Required action:
From the entries below, copy exactly the lines from the one that contains "Over the course" through the one that contains "(i) Through an", both included, and only those.

(Dataset items)

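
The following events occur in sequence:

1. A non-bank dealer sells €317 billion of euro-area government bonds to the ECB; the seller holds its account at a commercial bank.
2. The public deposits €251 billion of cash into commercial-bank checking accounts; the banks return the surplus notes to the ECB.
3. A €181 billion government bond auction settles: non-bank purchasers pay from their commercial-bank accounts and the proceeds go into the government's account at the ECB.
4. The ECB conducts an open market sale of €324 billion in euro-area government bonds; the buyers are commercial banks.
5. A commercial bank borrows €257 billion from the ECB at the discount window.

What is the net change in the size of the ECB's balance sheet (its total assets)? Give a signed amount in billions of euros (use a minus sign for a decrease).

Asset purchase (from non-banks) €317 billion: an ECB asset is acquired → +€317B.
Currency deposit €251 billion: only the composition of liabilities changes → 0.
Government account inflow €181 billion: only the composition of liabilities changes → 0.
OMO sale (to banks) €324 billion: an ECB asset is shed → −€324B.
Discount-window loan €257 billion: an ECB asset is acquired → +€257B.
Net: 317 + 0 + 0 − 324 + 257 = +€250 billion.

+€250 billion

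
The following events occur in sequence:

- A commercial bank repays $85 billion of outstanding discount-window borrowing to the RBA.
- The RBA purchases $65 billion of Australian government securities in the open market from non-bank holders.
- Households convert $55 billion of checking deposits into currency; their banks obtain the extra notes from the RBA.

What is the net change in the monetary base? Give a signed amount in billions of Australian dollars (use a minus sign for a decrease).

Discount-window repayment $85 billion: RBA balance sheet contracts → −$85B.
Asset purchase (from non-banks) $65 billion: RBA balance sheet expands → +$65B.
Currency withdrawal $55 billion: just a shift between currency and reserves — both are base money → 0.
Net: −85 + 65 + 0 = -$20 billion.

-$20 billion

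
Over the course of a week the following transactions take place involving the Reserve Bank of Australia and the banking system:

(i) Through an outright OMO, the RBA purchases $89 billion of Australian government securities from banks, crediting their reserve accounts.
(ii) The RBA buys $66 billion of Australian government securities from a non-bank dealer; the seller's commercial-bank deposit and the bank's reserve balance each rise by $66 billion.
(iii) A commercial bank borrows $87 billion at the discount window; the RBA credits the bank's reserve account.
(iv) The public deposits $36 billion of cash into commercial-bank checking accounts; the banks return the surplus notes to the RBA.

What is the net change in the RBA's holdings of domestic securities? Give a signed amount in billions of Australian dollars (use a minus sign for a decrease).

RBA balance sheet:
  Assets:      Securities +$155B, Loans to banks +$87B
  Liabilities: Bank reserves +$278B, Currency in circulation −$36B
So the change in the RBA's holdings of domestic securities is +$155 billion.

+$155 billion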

---

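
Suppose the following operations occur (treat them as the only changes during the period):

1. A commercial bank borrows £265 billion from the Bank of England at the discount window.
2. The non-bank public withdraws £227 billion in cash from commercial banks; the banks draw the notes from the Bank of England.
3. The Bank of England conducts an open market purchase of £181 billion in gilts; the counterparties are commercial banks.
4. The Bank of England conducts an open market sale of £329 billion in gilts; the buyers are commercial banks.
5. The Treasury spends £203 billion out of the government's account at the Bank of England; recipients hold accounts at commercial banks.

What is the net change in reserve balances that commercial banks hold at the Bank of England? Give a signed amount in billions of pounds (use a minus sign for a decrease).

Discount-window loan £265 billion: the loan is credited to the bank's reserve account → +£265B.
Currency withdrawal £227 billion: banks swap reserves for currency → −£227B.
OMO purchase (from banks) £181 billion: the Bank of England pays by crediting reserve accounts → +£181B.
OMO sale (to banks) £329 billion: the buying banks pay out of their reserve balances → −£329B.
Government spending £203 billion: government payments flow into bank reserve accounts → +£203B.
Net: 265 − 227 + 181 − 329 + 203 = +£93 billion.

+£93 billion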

---

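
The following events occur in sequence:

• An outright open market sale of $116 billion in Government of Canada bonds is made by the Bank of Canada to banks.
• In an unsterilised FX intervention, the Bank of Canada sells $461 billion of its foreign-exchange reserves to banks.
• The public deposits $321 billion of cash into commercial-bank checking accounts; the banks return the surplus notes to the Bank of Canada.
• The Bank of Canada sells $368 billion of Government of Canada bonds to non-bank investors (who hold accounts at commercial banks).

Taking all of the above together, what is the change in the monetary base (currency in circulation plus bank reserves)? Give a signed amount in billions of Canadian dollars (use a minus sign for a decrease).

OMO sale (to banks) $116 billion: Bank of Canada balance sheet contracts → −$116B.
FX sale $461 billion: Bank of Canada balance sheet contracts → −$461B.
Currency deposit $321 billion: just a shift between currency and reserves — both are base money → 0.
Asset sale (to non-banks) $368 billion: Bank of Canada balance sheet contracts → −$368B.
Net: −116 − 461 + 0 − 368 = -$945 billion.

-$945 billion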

Answer to this exercise:
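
Over the course of a week the following transactions take place involving the Reserve Bank of Australia and the banking system:

(i) Through an outright OMO, the RBA purchases $89 billion of Australian government securities from banks, crediting their reserve accounts.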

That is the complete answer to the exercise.